WORK TO BE COMPLETED | All of the data is to be copied word for word.
BEGIN
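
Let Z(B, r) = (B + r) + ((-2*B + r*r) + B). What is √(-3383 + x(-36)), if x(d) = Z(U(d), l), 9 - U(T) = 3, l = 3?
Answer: I*√3371 ≈ 58.06*I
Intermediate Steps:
U(T) = 6 (U(T) = 9 - 1*3 = 9 - 3 = 6)
Z(B, r) = r + r² (Z(B, r) = (B + r) + ((-2*B + r²) + B) = (B + r) + ((r² - 2*B) + B) = (B + r) + (r² - B) = r + r²)
x(d) = 12 (x(d) = 3*(1 + 3) = 3*4 = 12)
√(-3383 + x(-36)) = √(-3383 + 12) = √(-3371) = I*√3371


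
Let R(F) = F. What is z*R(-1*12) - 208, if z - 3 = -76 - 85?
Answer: 1688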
END
ANSWER TO THIS EXERCISE |
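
Let Z(B, r) = (B + r) + ((-2*B + r*r) + B). What is √(-3383 + x(-36)), if x(d) = Z(U(d), l), 9 - U(T) = 3, l = 3?
Answer: I*√3371 ≈ 58.06*I
Intermediate Steps:
U(T) = 6 (U(T) = 9 - 1*3 = 9 - 3 = 6)
Z(B, r) = r + r² (Z(B, r) = (B + r) + ((-2*B + r²) + B) = (B + r) + ((r² - 2*B) + B) = (B + r) + (r² - B) = r + r²)
x(d) = 12 (x(d) = 3*(1 + 3) = 3*4 = 12)
√(-3383 + x(-36)) = √(-3383 + 12) = √(-3371) = I*√3371


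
Let R(F) = F. What is z*R(-1*12) - 208, if z - 3 = -76 - 85?
Answer: 1688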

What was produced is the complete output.